* _Try it_: The line containing "A question on" opens the span to copy, and the last line of the records below closes it. Write out that span exactly.

** Opening Information supplied block **

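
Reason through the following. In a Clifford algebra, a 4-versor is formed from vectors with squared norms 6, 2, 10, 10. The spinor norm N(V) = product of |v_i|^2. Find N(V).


Spinor norm N(V) = |v1|^2 * |v2|^2 * ... * |v4|^2
= 6 * 2 * 10 * 10
Running product: 6, 12, 120, 1200
N(V) = 1200


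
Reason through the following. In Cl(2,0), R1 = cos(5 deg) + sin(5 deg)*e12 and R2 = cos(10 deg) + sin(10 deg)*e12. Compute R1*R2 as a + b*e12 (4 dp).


Same-plane rotors commute and their half-angles add:
R1*R2 = cos(a1 + a2) + sin(a1 + a2)*e12.
a1 + a2 = 5 + 10 = 15 deg
cos(15 deg) = 0.9659
sin(15 deg) = 0.2588
R1*R2 = 0.9659 + 0.2588*e12


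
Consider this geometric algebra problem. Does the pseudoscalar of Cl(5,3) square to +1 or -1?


The pseudoscalar I = e1...e_n (product of all n generators) of Cl(p,q) satisfies I^2 = (-1)^(q + n(n-1)/2).
p = 5, q = 3, n = p + q = 8
n(n-1)/2 = 8 * 7 / 2 = 28
Exponent = q + n(n-1)/2 = 3 + 28 = 31
I^2 = (-1)^31 = -1


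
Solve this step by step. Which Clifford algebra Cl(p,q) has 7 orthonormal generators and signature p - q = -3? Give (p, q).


We need p + q = 7 and p - q = -3.
Adding: 2p = 7 + (-3) = 4, so p = 2.
Then q = 7 - 2 = 5.
(p, q) = (2, 5)


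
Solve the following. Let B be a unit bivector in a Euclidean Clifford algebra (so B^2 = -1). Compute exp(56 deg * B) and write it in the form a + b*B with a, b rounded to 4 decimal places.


For a unit bivector B with B^2 = -1, the exponential series gives
e^(theta*B) = cos(theta) + sin(theta)*B (the GA analogue of Euler's formula).
theta = 56 degrees = 0.977384 rad
cos(56 deg) = 0.5592
sin(56 deg) = 0.8290
exp(theta*B) = 0.5592 + 0.8290*B


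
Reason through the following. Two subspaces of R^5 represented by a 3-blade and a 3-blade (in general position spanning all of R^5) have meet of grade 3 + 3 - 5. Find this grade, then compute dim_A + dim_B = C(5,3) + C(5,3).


Meet grade = grade(A) + grade(B) - n
= 3 + 3 - 5 = 1
C(5,3) = 10
C(5,3) = 10
dim_A + dim_B = 10 + 10 = 20


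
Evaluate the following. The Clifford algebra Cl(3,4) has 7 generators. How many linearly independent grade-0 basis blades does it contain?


Number of grade-k basis blades in Cl(p,q) with n = p + q is C(n, k).
n = 3 + 4 = 7
C(7, 0) = 7! / (0! * 7!)
= 5040 / (1 * 5040)
= 1


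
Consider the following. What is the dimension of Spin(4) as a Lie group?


Spin(n) double-covers SO(n); both have Lie algebra so(n) of dimension n(n-1)/2.
n = 4
n(n-1) = 4 * 3 = 12
dim Spin(4) = 12/2 = 6


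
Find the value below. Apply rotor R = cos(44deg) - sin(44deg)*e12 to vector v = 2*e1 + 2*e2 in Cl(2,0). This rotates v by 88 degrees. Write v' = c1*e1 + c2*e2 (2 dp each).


Rotor R = cos(44deg) - sin(44deg)*e12
Rotation angle theta = 2 * 44 = 88 degrees
v' = R*v*~R rotates v by theta.
cos(88deg) = 0.0349, sin(88deg) = 0.9994
v'_1 = 2*cos(88deg) - 2*sin(88deg)
= 2*0.0349 - 2*0.9994
= -1.93
v'_2 = 2*sin(88deg) + 2*cos(88deg)
= 2*0.9994 + 2*0.0349
= 2.07
v' = -1.93*e1 + 2.07*e2


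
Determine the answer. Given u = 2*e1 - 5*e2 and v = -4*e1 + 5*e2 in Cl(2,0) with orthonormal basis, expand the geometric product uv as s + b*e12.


Expand: (2*e1 - 5*e2)(-4*e1 + 5*e2)
= 2*(-4)*e1e1 + 2*5*e1e2 + (-5)*(-4)*e2e1 + (-5)*5*e2e2
Using e1^2 = e2^2 = 1, e2e1 = -e1e2:
Scalar part s = 2*(-4) + (-5)*5 = -8 + (-25) = -33
Bivector part b = 2*5 - (-5)*(-4) = 10 - 20 = -10
uv = -33 - 10*e12


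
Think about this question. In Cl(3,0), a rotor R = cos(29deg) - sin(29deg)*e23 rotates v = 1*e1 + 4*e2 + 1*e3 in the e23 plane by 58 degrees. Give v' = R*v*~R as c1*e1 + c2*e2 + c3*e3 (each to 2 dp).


Rotor R = cos(29deg) - sin(29deg)*e23
Rotation angle theta = 2 * 29 = 58 degrees in the e23 plane (e2 -> e3).
The component perpendicular to the plane (e1) is invariant: v'_1 = v1 = 1.00
cos(58deg) = 0.5299, sin(58deg) = 0.8480
v'_2 = v2*cos(theta) - v3*sin(theta) = 4*0.5299 - 1*0.8480 = 1.27
v'_3 = v2*sin(theta) + v3*cos(theta) = 4*0.8480 + 1*0.5299 = 3.92
v' = 1.00*e1 + 1.27*e2 + 3.92*e3


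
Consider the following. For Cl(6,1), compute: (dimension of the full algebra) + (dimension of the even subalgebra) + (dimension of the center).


n = 6 + 1 = 7
Total dim = 2^7 = 128
Even subalgebra dim = 2^6 = 64
n is odd, so center dim = 2
Sum = 128 + 64 + 2 = 194


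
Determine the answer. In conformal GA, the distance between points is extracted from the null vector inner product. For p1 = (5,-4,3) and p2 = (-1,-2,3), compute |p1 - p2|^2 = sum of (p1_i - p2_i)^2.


p1 - p2 = (6, -2, 0)
|p1 - p2|^2 = 6^2 + (-2)^2 + 0^2
= 36 + 4 + 0
= 40


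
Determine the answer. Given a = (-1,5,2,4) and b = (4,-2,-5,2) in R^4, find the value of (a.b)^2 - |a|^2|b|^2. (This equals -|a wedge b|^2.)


a . b = (-1)*4 + 5*(-2) + 2*(-5) + 4*2
= -4 + (-10) + (-10) + 8 = -16
|a|^2 = (-1)^2 + 5^2 + 2^2 + 4^2 = 46
|b|^2 = 4^2 + (-2)^2 + (-5)^2 + 2^2 = 49
(a.b)^2 = (-16)^2 = 256
|a|^2 * |b|^2 = 46 * 49 = 2254
Result = 256 - 2254 = -1998


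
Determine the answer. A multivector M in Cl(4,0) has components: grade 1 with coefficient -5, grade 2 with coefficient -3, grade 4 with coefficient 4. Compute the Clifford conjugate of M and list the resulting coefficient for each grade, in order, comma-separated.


Clifford conjugate sign for grade k: (-1)^(k(k+1)/2)
Grade 1: (-1)^(1*2/2) = (-1)^1 = -1, coeff -5 -> 5
Grade 2: (-1)^(2*3/2) = (-1)^3 = -1, coeff -3 -> 3
Grade 4: (-1)^(4*5/2) = (-1)^10 = 1, coeff 4 -> 4
Conjugated coefficients: 5, 3, 4


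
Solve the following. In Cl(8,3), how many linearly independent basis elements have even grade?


Even subalgebra dimension = 2^(n-1)
n = 8 + 3 = 11
2^(11 - 1) = 2^10 = 1024
Verification: sum of C(11,k) for even k = 1 + 55 + 330 + 462 + 165 + 11 = 1024
Result = 1024


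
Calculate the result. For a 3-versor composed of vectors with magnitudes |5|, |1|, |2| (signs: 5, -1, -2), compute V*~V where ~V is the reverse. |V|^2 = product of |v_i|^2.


Each vector v_i has |v_i|^2 = s_i^2
Squared scales: 5^2 = 25, (-1)^2 = 1, (-2)^2 = 4
|V|^2 = 25 * 1 * 4
= 100


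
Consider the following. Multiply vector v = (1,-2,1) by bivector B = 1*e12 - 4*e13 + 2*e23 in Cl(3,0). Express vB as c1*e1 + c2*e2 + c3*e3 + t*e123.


vB has grade-1 (vector) and grade-3 (trivector) parts: vB = (v _| B) + (v ^ B).
Vector part <vB>_1:
  e1: -v2*b12 - v3*b13 = -(-2)*(1) - (1)*(-4) = 6
  e2: v1*b12 - v3*b23 = (1)*(1) - (1)*(2) = -1
  e3: v1*b13 + v2*b23 = (1)*(-4) + (-2)*(2) = -8
Trivector part <vB>_3:
  e123: v1*b23 - v2*b13 + v3*b12 = (1)*(2) - (-2)*(-4) + (1)*(1) = -5
vB = 6*e1 - 1*e2 - 8*e3 - 5*e123


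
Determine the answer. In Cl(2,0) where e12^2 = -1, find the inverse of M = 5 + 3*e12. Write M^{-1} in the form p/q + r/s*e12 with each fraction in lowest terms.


M = 5 + 3*e12, where e12^2 = -1.
Since M commutes with its reverse ~M = a - b*e12, M * ~M = a^2 - b^2*e12^2 = a^2 + b^2.
So M^{-1} = ~M / (a^2 + b^2) = (a - b*e12)/(a^2 + b^2).
a^2 + b^2 = 25 + 9 = 34
Scalar part = 5/34 = 5/34
Bivector coeff = -3/34 = -3/34
M^{-1} = 5/34 - 3/34*e12


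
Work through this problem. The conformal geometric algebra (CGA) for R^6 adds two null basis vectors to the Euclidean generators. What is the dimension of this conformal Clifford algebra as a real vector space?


The conformal model of R^6 uses Cl(7,1): the 6 Euclidean generators plus two extra orthogonal generators e+ (e+^2 = +1) and e- (e-^2 = -1), from which the null vectors e0, einf are built.
Number of generators m = 6 + 2 = 8.
dim Cl(p,q) = 2^m = 2^8 = 256


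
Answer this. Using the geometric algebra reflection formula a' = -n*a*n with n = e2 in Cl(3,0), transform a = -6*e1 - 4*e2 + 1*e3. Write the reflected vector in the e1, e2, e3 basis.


Reflection formula: a' = -n*a*n, with n = e2 (unit vector, n^2 = 1).
For reflection through hyperplane perp to e2:
The component along e2 flips sign, others stay.
a = (-6, -4, 1)
a' = (-6, 4, 1)
a' = -6*e1 + 4*e2 + 1*e3


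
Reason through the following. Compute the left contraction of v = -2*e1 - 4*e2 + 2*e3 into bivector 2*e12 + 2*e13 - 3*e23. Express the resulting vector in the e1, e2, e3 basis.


Left contraction v _| B = <vB>_1 (grade-1 part of the geometric product vB).
Using e1_|e12 = e2, e2_|e12 = -e1, e1_|e13 = e3, e3_|e13 = -e1, e2_|e23 = e3, e3_|e23 = -e2:
e1 coeff: -v2*b12 - v3*b13 = -(-4)*(2) - (2)*(2) = 4
e2 coeff: v1*b12 - v3*b23 = (-2)*(2) - (2)*(-3) = 2
e3 coeff: v1*b13 + v2*b23 = (-2)*(2) + (-4)*(-3) = 8
v _| B = 4*e1 + 2*e2 + 8*e3


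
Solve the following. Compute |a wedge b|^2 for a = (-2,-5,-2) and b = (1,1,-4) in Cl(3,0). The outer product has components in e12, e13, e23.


a wedge b = (a1*b2 - a2*b1)*e12 + (a1*b3 - a3*b1)*e13 + (a2*b3 - a3*b2)*e23
e12 coeff: (-2)*1 - (-5)*1 = -2 - (-5) = 3
e13 coeff: (-2)*(-4) - (-2)*1 = 8 - (-2) = 10
e23 coeff: (-5)*(-4) - (-2)*1 = 20 - (-2) = 22
|a wedge b|^2 = 3^2 + 10^2 + 22^2
= 9 + 100 + 484
= 593


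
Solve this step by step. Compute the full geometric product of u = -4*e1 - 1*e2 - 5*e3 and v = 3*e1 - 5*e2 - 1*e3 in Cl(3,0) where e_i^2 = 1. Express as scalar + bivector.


In Cl(3,0): e_i^2 = 1, e_ie_j = -e_je_i for i != j.
Scalar part = u . v = (-4)*3 + (-1)*(-5) + (-5)*(-1)
= -12 + 5 + 5 = -2
e12 coeff = (-4)*(-5) - (-1)*3 = 20 - (-3) = 23
e13 coeff = (-4)*(-1) - (-5)*3 = 4 - (-15) = 19
e23 coeff = (-1)*(-1) - (-5)*(-5) = 1 - 25 = -24
uv = -2 + 23*e12 + 19*e13 - 24*e23


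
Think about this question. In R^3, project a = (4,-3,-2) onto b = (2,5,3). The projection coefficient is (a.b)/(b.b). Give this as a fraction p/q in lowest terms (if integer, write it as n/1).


Projection coefficient = (a . b) / (b . b)
a . b = 4*2 + (-3)*5 + (-2)*3
= 8 + (-15) + (-6) = -13
b . b = 2^2 + 5^2 + 3^2
= 4 + 25 + 9 = 38
Coefficient = -13/38
In lowest terms: -13/38


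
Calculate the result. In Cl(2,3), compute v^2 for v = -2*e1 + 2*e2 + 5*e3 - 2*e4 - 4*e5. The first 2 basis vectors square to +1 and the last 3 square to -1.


v^2 = sum of c_i^2 * e_i^2
Positive signature terms (e_i^2 = +1): (-2)^2 + 2^2 = 8
Negative signature terms (e_j^2 = -1): 5^2 + (-2)^2 + (-4)^2 = 45
v^2 = 8 - 45 = -37


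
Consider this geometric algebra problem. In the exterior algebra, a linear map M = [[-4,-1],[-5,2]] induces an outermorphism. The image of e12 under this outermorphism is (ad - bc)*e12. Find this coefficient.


The outermorphism of a linear map f sends e1^e2 to f(e1)^f(e2).
f(e1) = -4*e1 - 5*e2
f(e2) = -1*e1 + 2*e2
f(e1) ^ f(e2) = (-4*e1 - 5*e2) ^ (-1*e1 + 2*e2)
= (-4)*2*e12 + (-5)*(-1)*e21
= (-8 - 5)*e12
= -13*e12
Coefficient = -13


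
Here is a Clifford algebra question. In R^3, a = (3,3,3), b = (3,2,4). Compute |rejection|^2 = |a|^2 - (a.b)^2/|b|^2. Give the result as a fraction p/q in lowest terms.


|a|^2 = 3^2 + 3^2 + 3^2 = 27
|b|^2 = 3^2 + 2^2 + 4^2 = 29
a . b = 3*3 + 3*2 + 3*4 = 27
(a.b)^2 = 27^2 = 729
|rej|^2 = 27 - 729/29
= (783 - 729)/29
= 54/29
In lowest terms: 54/29


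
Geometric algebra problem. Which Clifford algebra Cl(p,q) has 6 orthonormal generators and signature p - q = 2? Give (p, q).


We need p + q = 6 and p - q = 2.
Adding: 2p = 6 + 2 = 8, so p = 4.
Then q = 6 - 4 = 2.
(p, q) = (4, 2)


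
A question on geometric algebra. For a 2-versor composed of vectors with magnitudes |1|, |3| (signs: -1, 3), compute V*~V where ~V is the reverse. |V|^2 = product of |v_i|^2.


Each vector v_i has |v_i|^2 = s_i^2
Squared scales: (-1)^2 = 1, 3^2 = 9
|V|^2 = 1 * 9
= 9


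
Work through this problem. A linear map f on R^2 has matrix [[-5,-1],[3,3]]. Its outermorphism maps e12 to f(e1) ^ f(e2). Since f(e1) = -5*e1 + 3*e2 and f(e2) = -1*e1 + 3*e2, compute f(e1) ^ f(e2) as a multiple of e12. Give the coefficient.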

** Closing Information supplied block **

* _Output of the exercise_:
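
A question on geometric algebra. For a 2-versor composed of vectors with magnitudes |1|, |3| (signs: -1, 3), compute V*~V where ~V is the reverse. |V|^2 = product of |v_i|^2.


Each vector v_i has |v_i|^2 = s_i^2
Squared scales: (-1)^2 = 1, 3^2 = 9
|V|^2 = 1 * 9
= 9


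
Work through this problem. A linear map f on R^2 has matrix [[-5,-1],[3,3]]. Its outermorphism maps e12 to f(e1) ^ f(e2). Since f(e1) = -5*e1 + 3*e2 and f(e2) = -1*e1 + 3*e2, compute f(e1) ^ f(e2) as a multiple of e12. Give the coefficient.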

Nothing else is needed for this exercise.